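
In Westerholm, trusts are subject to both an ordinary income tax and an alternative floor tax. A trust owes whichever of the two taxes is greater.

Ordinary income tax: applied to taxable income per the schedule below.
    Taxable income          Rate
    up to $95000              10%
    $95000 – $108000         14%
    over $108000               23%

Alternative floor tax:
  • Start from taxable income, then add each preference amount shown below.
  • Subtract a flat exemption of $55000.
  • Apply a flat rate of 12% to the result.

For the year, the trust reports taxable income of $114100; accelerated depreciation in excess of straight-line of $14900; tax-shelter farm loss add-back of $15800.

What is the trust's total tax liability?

Ordinary income tax:
  $95000 × 10% = $9500
  $13000 × 14% = $1820
  $6100 × 23% = $1403
  → $12723

Alternative floor tax:
  Adjusted income: $114100 + $14900 + $15800 = $144800
  Less exemption $55000 → base $89800
  $89800 × 12% = $10776

$12723 > $10776, so the ordinary income tax governs.

$12723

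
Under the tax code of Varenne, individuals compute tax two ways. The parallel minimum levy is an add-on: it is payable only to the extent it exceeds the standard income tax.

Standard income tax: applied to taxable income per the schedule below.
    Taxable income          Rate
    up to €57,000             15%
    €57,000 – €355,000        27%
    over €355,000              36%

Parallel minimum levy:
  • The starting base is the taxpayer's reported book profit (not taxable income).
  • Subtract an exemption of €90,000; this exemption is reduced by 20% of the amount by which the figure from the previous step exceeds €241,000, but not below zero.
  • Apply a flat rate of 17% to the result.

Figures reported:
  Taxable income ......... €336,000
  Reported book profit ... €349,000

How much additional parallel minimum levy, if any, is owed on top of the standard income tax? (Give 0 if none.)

€0

Standard income tax:
  €57,000 × 15% = €8,550
  €279,000 × 27% = €75,330
  → €83,880

Parallel minimum levy:
  Base (reported book profit): €349,000
  Exemption: €90,000 − 20% × (€349,000 − €241,000) = €90,000 − €21,600 = €68,400
  Base: €349,000 − €68,400 = €280,600
  €280,600 × 17% = €47,702

€47,702 ≤ €83,880, so no add-on is due.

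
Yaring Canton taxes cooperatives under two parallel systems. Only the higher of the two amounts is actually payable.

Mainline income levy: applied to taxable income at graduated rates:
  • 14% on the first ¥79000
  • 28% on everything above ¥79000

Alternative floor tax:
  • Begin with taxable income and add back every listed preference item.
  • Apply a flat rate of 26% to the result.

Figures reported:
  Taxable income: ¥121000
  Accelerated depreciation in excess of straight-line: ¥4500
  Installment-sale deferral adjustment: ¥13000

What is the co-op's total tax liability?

¥36010

Alternative floor tax:
  Adjusted income: ¥121000 + ¥4500 + ¥13000 = ¥138500
  ¥138500 × 26% = ¥36010

Mainline income levy:
  ¥79000 × 14% = ¥11060
  ¥42000 × 28% = ¥11760
  → ¥22820

¥36010 > ¥22820, so the alternative floor tax is the binding amount.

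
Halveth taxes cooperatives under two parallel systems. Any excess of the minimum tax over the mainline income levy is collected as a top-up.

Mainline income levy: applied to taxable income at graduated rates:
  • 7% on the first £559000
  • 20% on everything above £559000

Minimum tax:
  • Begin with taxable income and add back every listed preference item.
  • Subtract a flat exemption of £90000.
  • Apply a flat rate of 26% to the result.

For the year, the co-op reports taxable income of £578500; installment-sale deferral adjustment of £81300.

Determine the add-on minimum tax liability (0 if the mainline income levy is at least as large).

Mainline income levy:
  £559000 × 7% = £39130
  £19500 × 20% = £3900
  → £43030

Minimum tax:
  Adjusted income: £578500 + £81300 = £659800
  Less exemption £90000 → base £569800
  £569800 × 26% = £148148

Excess of minimum tax over mainline income levy: £148148 − £43030 = £105118.

£105118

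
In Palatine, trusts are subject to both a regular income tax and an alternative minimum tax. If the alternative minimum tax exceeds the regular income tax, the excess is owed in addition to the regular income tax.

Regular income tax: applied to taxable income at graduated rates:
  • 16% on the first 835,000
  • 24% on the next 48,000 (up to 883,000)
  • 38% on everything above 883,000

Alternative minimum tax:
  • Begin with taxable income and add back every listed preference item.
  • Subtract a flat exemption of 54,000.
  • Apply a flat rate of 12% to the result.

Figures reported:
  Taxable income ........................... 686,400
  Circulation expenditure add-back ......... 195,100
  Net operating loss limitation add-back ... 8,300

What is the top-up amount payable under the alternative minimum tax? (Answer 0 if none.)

0

Regular income tax:
  686,400 × 16% = 109,824

Alternative minimum tax:
  Adjusted income: 686,400 + 195,100 + 8,300 = 889,800
  Less exemption 54,000 → base 835,800
  835,800 × 12% = 100,296

100,296 ≤ 109,824, so no add-on is due.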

### Problem
Show all lines from the records above where the word "taxes" occurs.

### Completed task
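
In Westerholm, trusts are subject to both an ordinary income tax and an alternative floor tax. A trust owes whichever of the two taxes is greater.
Yaring Canton taxes cooperatives under two parallel systems. Only the higher of the two amounts is actually payable.
Halveth taxes cooperatives under two parallel systems. Any excess of the minimum tax over the mainline income levy is collected as a top-up.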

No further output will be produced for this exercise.